(Saved data entries)
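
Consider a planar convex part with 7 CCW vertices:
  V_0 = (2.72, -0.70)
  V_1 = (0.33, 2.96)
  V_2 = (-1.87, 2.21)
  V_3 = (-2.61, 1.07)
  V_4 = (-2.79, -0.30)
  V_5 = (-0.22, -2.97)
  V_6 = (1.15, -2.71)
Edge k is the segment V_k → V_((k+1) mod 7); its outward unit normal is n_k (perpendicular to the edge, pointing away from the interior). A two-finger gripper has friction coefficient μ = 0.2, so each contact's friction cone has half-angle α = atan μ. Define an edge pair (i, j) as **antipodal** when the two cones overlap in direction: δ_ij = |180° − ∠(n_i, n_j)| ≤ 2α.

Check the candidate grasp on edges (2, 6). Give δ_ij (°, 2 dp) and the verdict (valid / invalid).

α = atan 0.2 = 11.31°;  2α = 22.62°
edge 2: e_2 = (-0.74, -1.14);  n_2 = (-0.8388, +0.5445)
edge 6: e_6 = (+1.57, +2.01);  n_6 = (+0.7881, -0.6156)
∠(n_2, n_6) = 175.00°
δ = |180° − 175.00°| = 5.00°
5.00° ≤ 2α = 22.62°  →  valid

δ = 5.00°, valid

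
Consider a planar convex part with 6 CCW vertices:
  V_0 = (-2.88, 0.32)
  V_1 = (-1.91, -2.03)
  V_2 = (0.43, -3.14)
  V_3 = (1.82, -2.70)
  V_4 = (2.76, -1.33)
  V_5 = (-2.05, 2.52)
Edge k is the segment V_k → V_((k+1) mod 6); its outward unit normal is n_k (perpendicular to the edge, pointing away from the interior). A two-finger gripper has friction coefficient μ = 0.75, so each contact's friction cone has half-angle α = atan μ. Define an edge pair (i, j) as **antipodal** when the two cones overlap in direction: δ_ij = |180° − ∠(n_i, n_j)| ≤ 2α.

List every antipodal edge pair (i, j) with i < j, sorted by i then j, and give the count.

α = atan 0.75 = 36.87°;  2α = 73.74°
n_0 = (-0.9244, -0.3815)
n_1 = (-0.4286, -0.9035)
n_2 = (+0.3018, -0.9534)
n_3 = (+0.8246, -0.5658)
n_4 = (+0.6249, +0.7807)
n_5 = (-0.9356, +0.3530)
  (0,1): δ = 137.81°  ·
  (0,2): δ = 94.86°  ·
  (0,3): δ = 56.88°  ✓
  (0,4): δ = 28.90°  ✓
  (0,5): δ = 136.90°  ·
  (1,2): δ = 137.06°  ·
  (1,3): δ = 99.08°  ·
  (1,4): δ = 13.30°  ✓
  (1,5): δ = 94.71°  ·
  (2,3): δ = 142.02°  ·
  (2,4): δ = 56.24°  ✓
  (2,5): δ = 51.76°  ✓
  (3,4): δ = 94.22°  ·
  (3,5): δ = 13.79°  ✓
  (4,5): δ = 72.00°  ✓
antipodal pairs: 7

count = 7; pairs: (0,3), (0,4), (1,4), (2,4), (2,5), (3,5), (4,5)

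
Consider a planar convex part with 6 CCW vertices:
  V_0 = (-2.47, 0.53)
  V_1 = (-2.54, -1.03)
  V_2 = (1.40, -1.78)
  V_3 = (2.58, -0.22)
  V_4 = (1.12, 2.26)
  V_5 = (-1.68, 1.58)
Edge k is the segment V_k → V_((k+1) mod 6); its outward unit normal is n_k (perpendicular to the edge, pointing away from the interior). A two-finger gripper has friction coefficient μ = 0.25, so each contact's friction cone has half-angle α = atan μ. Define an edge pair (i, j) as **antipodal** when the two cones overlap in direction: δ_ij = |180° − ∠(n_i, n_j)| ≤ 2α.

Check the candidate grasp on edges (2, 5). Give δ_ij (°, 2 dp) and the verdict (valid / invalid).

δ = 0.15°, valid

α = atan 0.25 = 14.04°;  2α = 28.07°
edge 2: e_2 = (+1.18, +1.56);  n_2 = (+0.7975, -0.6033)
edge 5: e_5 = (-0.79, -1.05);  n_5 = (-0.7991, +0.6012)
∠(n_2, n_5) = 179.85°
δ = |180° − 179.85°| = 0.15°
0.15° ≤ 2α = 28.07°  →  valid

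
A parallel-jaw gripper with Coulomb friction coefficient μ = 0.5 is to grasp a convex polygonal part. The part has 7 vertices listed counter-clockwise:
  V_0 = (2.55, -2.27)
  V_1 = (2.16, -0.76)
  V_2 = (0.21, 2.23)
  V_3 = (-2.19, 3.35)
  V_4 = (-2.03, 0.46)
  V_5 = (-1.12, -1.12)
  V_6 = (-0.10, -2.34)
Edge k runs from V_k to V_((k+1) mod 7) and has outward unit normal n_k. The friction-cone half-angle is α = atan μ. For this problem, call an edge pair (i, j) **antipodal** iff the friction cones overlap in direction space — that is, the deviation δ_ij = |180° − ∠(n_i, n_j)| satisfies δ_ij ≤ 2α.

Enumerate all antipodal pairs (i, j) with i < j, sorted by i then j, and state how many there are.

count = 9; pairs: (0,3), (0,4), (0,5), (1,3), (1,4), (1,5), (2,4), (2,5), (2,6)

α = atan 0.5 = 26.57°;  2α = 53.13°
n_0 = (+0.9682, +0.2501)
n_1 = (+0.8376, +0.5463)
n_2 = (+0.4229, +0.9062)
n_3 = (-0.9985, -0.0553)
n_4 = (-0.8666, -0.4991)
n_5 = (-0.7672, -0.6414)
n_6 = (+0.0264, -0.9997)
  (0,1): δ = 161.37°  ·
  (0,2): δ = 129.50°  ·
  (0,3): δ = 11.31°  ✓
  (0,4): δ = 15.46°  ✓
  (0,5): δ = 25.42°  ✓
  (0,6): δ = 77.03°  ·
  (1,2): δ = 148.13°  ·
  (1,3): δ = 29.94°  ✓
  (1,4): δ = 3.17°  ✓
  (1,5): δ = 6.79°  ✓
  (1,6): δ = 58.40°  ·
  (2,3): δ = 61.81°  ·
  (2,4): δ = 35.04°  ✓
  (2,5): δ = 25.09°  ✓
  (2,6): δ = 26.53°  ✓
  (3,4): δ = 153.23°  ·
  (3,5): δ = 143.27°  ·
  (3,6): δ = 91.66°  ·
  (4,5): δ = 170.04°  ·
  (4,6): δ = 118.43°  ·
  (5,6): δ = 128.38°  ·
antipodal pairs: 9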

> What is being asked
For this exercise, output the entries above exactly as written.

> Written solution
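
Consider a planar convex part with 7 CCW vertices:
  V_0 = (2.72, -0.70)
  V_1 = (0.33, 2.96)
  V_2 = (-1.87, 2.21)
  V_3 = (-2.61, 1.07)
  V_4 = (-2.79, -0.30)
  V_5 = (-0.22, -2.97)
  V_6 = (1.15, -2.71)
Edge k is the segment V_k → V_((k+1) mod 7); its outward unit normal is n_k (perpendicular to the edge, pointing away from the interior). A two-finger gripper has friction coefficient μ = 0.2, so each contact's friction cone has half-angle α = atan μ. Define an edge pair (i, j) as **antipodal** when the two cones overlap in direction: δ_ij = |180° − ∠(n_i, n_j)| ≤ 2α.

Check the candidate grasp on edges (2, 6). Give δ_ij (°, 2 dp) and the verdict (valid / invalid).

α = atan 0.2 = 11.31°;  2α = 22.62°
edge 2: e_2 = (-0.74, -1.14);  n_2 = (-0.8388, +0.5445)
edge 6: e_6 = (+1.57, +2.01);  n_6 = (+0.7881, -0.6156)
∠(n_2, n_6) = 175.00°
δ = |180° − 175.00°| = 5.00°
5.00° ≤ 2α = 22.62°  →  valid

δ = 5.00°, valid

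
Consider a planar convex part with 6 CCW vertices:
  V_0 = (-2.88, 0.32)
  V_1 = (-1.91, -2.03)
  V_2 = (0.43, -3.14)
  V_3 = (1.82, -2.70)
  V_4 = (2.76, -1.33)
  V_5 = (-2.05, 2.52)
Edge k is the segment V_k → V_((k+1) mod 6); its outward unit normal is n_k (perpendicular to the edge, pointing away from the interior). A two-finger gripper has friction coefficient μ = 0.75, so each contact's friction cone has half-angle α = atan μ. Define an edge pair (i, j) as **antipodal** when the two cones overlap in direction: δ_ij = |180° − ∠(n_i, n_j)| ≤ 2α.

List every antipodal edge pair (i, j) with i < j, sorted by i then j, and give the count.

α = atan 0.75 = 36.87°;  2α = 73.74°
n_0 = (-0.9244, -0.3815)
n_1 = (-0.4286, -0.9035)
n_2 = (+0.3018, -0.9534)
n_3 = (+0.8246, -0.5658)
n_4 = (+0.6249, +0.7807)
n_5 = (-0.9356, +0.3530)
  (0,1): δ = 137.81°  ·
  (0,2): δ = 94.86°  ·
  (0,3): δ = 56.88°  ✓
  (0,4): δ = 28.90°  ✓
  (0,5): δ = 136.90°  ·
  (1,2): δ = 137.06°  ·
  (1,3): δ = 99.08°  ·
  (1,4): δ = 13.30°  ✓
  (1,5): δ = 94.71°  ·
  (2,3): δ = 142.02°  ·
  (2,4): δ = 56.24°  ✓
  (2,5): δ = 51.76°  ✓
  (3,4): δ = 94.22°  ·
  (3,5): δ = 13.79°  ✓
  (4,5): δ = 72.00°  ✓
antipodal pairs: 7

count = 7; pairs: (0,3), (0,4), (1,4), (2,4), (2,5), (3,5), (4,5)

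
Consider a planar convex part with 6 CCW vertices:
  V_0 = (-2.47, 0.53)
  V_1 = (-2.54, -1.03)
  V_2 = (1.40, -1.78)
  V_3 = (2.58, -0.22)
  V_4 = (1.12, 2.26)
  V_5 = (-1.68, 1.58)
Edge k is the segment V_k → V_((k+1) mod 6); its outward unit normal is n_k (perpendicular to the edge, pointing away from the interior). A two-finger gripper has friction coefficient μ = 0.25, so each contact's friction cone has half-angle α = atan μ. Define an edge pair (i, j) as **antipodal** when the two cones overlap in direction: δ_ij = |180° − ∠(n_i, n_j)| ≤ 2α.

Check the candidate grasp on edges (2, 5). Give δ_ij (°, 2 dp) and the verdict (valid / invalid).

δ = 0.15°, valid

α = atan 0.25 = 14.04°;  2α = 28.07°
edge 2: e_2 = (+1.18, +1.56);  n_2 = (+0.7975, -0.6033)
edge 5: e_5 = (-0.79, -1.05);  n_5 = (-0.7991, +0.6012)
∠(n_2, n_5) = 179.85°
δ = |180° − 179.85°| = 0.15°
0.15° ≤ 2α = 28.07°  →  valid

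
A parallel-jaw gripper with Coulomb friction coefficient μ = 0.5 is to grasp a convex polygonal part. The part has 7 vertices listed counter-clockwise:
  V_0 = (2.55, -2.27)
  V_1 = (2.16, -0.76)
  V_2 = (0.21, 2.23)
  V_3 = (-2.19, 3.35)
  V_4 = (-2.03, 0.46)
  V_5 = (-1.12, -1.12)
  V_6 = (-0.10, -2.34)
Edge k runs from V_k to V_((k+1) mod 7) and has outward unit normal n_k. The friction-cone half-angle is α = atan μ. For this problem, call an edge pair (i, j) **antipodal** iff the friction cones overlap in direction space — that is, the deviation δ_ij = |180° − ∠(n_i, n_j)| satisfies δ_ij ≤ 2α.

Enumerate all antipodal pairs (i, j) with i < j, sorted by i then j, and state how many there are.

count = 9; pairs: (0,3), (0,4), (0,5), (1,3), (1,4), (1,5), (2,4), (2,5), (2,6)

α = atan 0.5 = 26.57°;  2α = 53.13°
n_0 = (+0.9682, +0.2501)
n_1 = (+0.8376, +0.5463)
n_2 = (+0.4229, +0.9062)
n_3 = (-0.9985, -0.0553)
n_4 = (-0.8666, -0.4991)
n_5 = (-0.7672, -0.6414)
n_6 = (+0.0264, -0.9997)
  (0,1): δ = 161.37°  ·
  (0,2): δ = 129.50°  ·
  (0,3): δ = 11.31°  ✓
  (0,4): δ = 15.46°  ✓
  (0,5): δ = 25.42°  ✓
  (0,6): δ = 77.03°  ·
  (1,2): δ = 148.13°  ·
  (1,3): δ = 29.94°  ✓
  (1,4): δ = 3.17°  ✓
  (1,5): δ = 6.79°  ✓
  (1,6): δ = 58.40°  ·
  (2,3): δ = 61.81°  ·
  (2,4): δ = 35.04°  ✓
  (2,5): δ = 25.09°  ✓
  (2,6): δ = 26.53°  ✓
  (3,4): δ = 153.23°  ·
  (3,5): δ = 143.27°  ·
  (3,6): δ = 91.66°  ·
  (4,5): δ = 170.04°  ·
  (4,6): δ = 118.43°  ·
  (5,6): δ = 128.38°  ·
antipodal pairs: 9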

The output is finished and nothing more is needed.